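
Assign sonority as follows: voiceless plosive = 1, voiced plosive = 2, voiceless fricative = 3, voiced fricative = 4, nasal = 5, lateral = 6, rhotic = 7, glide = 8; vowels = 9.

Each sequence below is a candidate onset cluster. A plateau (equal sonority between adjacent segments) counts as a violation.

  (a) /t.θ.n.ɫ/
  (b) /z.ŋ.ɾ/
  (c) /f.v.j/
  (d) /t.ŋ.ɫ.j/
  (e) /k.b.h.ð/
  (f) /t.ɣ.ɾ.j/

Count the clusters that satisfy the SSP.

(a) /t.θ.n.ɫ/: profile 1-3-5-6 — obeys.
(b) /z.ŋ.ɾ/: profile 4-5-7 — obeys.
(c) /f.v.j/: profile 3-4-8 — obeys.
(d) /t.ŋ.ɫ.j/: profile 1-5-6-8 — obeys.
(e) /k.b.h.ð/: profile 1-2-3-4 — obeys.
(f) /t.ɣ.ɾ.j/: profile 1-4-7-8 — obeys.

6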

--- --- ---

**Work instruction:**
All the lines above should come back exactly as written.

**Final answer:**
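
Assign sonority as follows: voiceless plosive = 1, voiced plosive = 2, voiceless fricative = 3, voiced fricative = 4, nasal = 5, lateral = 6, rhotic = 7, glide = 8; vowels = 9.

Each sequence below is a candidate onset cluster. A plateau (equal sonority between adjacent segments) counts as a violation.

  (a) /t.θ.n.ɫ/
  (b) /z.ŋ.ɾ/
  (c) /f.v.j/
  (d) /t.ŋ.ɫ.j/
  (e) /k.b.h.ð/
  (f) /t.ɣ.ɾ.j/

Count the clusters that satisfy the SSP.

(a) /t.θ.n.ɫ/: profile 1-3-5-6 — obeys.
(b) /z.ŋ.ɾ/: profile 4-5-7 — obeys.
(c) /f.v.j/: profile 3-4-8 — obeys.
(d) /t.ŋ.ɫ.j/: profile 1-5-6-8 — obeys.
(e) /k.b.h.ð/: profile 1-2-3-4 — obeys.
(f) /t.ɣ.ɾ.j/: profile 1-4-7-8 — obeys.

6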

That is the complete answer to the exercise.